- [Your assignment] Retype the entries in full, exactly.

[Saved entries]

==*==

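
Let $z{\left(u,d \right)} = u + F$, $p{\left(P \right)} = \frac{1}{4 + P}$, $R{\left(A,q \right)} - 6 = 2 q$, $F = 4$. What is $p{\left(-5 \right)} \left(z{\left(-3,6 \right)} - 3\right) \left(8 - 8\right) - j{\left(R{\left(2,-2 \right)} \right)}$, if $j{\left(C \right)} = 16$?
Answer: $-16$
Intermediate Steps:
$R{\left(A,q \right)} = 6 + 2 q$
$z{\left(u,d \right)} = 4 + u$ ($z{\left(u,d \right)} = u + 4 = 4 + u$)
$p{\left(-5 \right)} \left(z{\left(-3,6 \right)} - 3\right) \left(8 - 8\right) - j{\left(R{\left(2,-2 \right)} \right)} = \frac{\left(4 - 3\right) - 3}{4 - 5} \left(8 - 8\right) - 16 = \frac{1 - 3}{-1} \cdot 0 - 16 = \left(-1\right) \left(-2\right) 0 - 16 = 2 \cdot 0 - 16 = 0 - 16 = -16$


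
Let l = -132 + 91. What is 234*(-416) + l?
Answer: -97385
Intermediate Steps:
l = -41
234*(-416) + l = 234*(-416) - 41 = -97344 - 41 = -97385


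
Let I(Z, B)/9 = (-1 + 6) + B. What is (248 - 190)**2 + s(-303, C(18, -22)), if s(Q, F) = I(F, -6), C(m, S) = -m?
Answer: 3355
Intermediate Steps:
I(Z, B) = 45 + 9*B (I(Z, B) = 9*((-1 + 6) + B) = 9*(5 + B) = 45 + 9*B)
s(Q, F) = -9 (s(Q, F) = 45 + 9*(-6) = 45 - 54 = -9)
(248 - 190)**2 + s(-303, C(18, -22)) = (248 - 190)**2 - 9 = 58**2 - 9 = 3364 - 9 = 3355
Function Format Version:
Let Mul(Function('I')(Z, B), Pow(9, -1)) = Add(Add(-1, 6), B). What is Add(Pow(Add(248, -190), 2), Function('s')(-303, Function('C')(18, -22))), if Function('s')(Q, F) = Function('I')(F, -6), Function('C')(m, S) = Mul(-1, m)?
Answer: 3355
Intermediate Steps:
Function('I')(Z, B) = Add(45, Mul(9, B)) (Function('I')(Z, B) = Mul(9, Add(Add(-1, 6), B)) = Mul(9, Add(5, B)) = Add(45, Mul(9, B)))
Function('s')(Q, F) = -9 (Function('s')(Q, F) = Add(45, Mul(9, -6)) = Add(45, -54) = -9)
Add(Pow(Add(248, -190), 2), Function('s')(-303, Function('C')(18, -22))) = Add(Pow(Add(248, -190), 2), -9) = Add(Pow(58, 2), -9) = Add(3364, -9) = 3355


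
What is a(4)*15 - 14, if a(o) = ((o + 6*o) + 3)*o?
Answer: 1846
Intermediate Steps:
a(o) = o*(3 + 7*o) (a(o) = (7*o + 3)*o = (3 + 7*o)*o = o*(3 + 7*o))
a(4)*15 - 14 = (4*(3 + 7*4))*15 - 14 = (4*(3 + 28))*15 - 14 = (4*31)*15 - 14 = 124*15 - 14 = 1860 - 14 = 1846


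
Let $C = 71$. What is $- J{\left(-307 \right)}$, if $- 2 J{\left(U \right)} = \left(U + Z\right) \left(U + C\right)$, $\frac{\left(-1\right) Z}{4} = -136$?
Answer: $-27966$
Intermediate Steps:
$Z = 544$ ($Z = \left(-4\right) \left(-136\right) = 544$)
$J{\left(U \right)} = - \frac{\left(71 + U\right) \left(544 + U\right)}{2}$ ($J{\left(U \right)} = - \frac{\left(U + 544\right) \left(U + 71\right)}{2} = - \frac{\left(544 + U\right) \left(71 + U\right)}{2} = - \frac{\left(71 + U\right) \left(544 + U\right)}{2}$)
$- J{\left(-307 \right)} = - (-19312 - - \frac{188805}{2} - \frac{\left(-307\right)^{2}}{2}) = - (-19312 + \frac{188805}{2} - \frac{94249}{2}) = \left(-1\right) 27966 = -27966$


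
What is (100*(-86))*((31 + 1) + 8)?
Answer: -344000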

==*==

- [Exercise result]
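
Let $z{\left(u,d \right)} = u + F$, $p{\left(P \right)} = \frac{1}{4 + P}$, $R{\left(A,q \right)} - 6 = 2 q$, $F = 4$. What is $p{\left(-5 \right)} \left(z{\left(-3,6 \right)} - 3\right) \left(8 - 8\right) - j{\left(R{\left(2,-2 \right)} \right)}$, if $j{\left(C \right)} = 16$?
Answer: $-16$
Intermediate Steps:
$R{\left(A,q \right)} = 6 + 2 q$
$z{\left(u,d \right)} = 4 + u$ ($z{\left(u,d \right)} = u + 4 = 4 + u$)
$p{\left(-5 \right)} \left(z{\left(-3,6 \right)} - 3\right) \left(8 - 8\right) - j{\left(R{\left(2,-2 \right)} \right)} = \frac{\left(4 - 3\right) - 3}{4 - 5} \left(8 - 8\right) - 16 = \frac{1 - 3}{-1} \cdot 0 - 16 = \left(-1\right) \left(-2\right) 0 - 16 = 2 \cdot 0 - 16 = 0 - 16 = -16$


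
Let l = -132 + 91. What is 234*(-416) + l?
Answer: -97385
Intermediate Steps:
l = -41
234*(-416) + l = 234*(-416) - 41 = -97344 - 41 = -97385


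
Let I(Z, B)/9 = (-1 + 6) + B. What is (248 - 190)**2 + s(-303, C(18, -22)), if s(Q, F) = I(F, -6), C(m, S) = -m?
Answer: 3355
Intermediate Steps:
I(Z, B) = 45 + 9*B (I(Z, B) = 9*((-1 + 6) + B) = 9*(5 + B) = 45 + 9*B)
s(Q, F) = -9 (s(Q, F) = 45 + 9*(-6) = 45 - 54 = -9)
(248 - 190)**2 + s(-303, C(18, -22)) = (248 - 190)**2 - 9 = 58**2 - 9 = 3364 - 9 = 3355
Function Format Version:
Let Mul(Function('I')(Z, B), Pow(9, -1)) = Add(Add(-1, 6), B). What is Add(Pow(Add(248, -190), 2), Function('s')(-303, Function('C')(18, -22))), if Function('s')(Q, F) = Function('I')(F, -6), Function('C')(m, S) = Mul(-1, m)?
Answer: 3355
Intermediate Steps:
Function('I')(Z, B) = Add(45, Mul(9, B)) (Function('I')(Z, B) = Mul(9, Add(Add(-1, 6), B)) = Mul(9, Add(5, B)) = Add(45, Mul(9, B)))
Function('s')(Q, F) = -9 (Function('s')(Q, F) = Add(45, Mul(9, -6)) = Add(45, -54) = -9)
Add(Pow(Add(248, -190), 2), Function('s')(-303, Function('C')(18, -22))) = Add(Pow(Add(248, -190), 2), -9) = Add(Pow(58, 2), -9) = Add(3364, -9) = 3355


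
What is a(4)*15 - 14, if a(o) = ((o + 6*o) + 3)*o?
Answer: 1846
Intermediate Steps:
a(o) = o*(3 + 7*o) (a(o) = (7*o + 3)*o = (3 + 7*o)*o = o*(3 + 7*o))
a(4)*15 - 14 = (4*(3 + 7*4))*15 - 14 = (4*(3 + 28))*15 - 14 = (4*31)*15 - 14 = 124*15 - 14 = 1860 - 14 = 1846


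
Let $C = 71$. What is $- J{\left(-307 \right)}$, if $- 2 J{\left(U \right)} = \left(U + Z\right) \left(U + C\right)$, $\frac{\left(-1\right) Z}{4} = -136$?
Answer: $-27966$
Intermediate Steps:
$Z = 544$ ($Z = \left(-4\right) \left(-136\right) = 544$)
$J{\left(U \right)} = - \frac{\left(71 + U\right) \left(544 + U\right)}{2}$ ($J{\left(U \right)} = - \frac{\left(U + 544\right) \left(U + 71\right)}{2} = - \frac{\left(544 + U\right) \left(71 + U\right)}{2} = - \frac{\left(71 + U\right) \left(544 + U\right)}{2}$)
$- J{\left(-307 \right)} = - (-19312 - - \frac{188805}{2} - \frac{\left(-307\right)^{2}}{2}) = - (-19312 + \frac{188805}{2} - \frac{94249}{2}) = \left(-1\right) 27966 = -27966$


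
What is (100*(-86))*((31 + 1) + 8)?
Answer: -344000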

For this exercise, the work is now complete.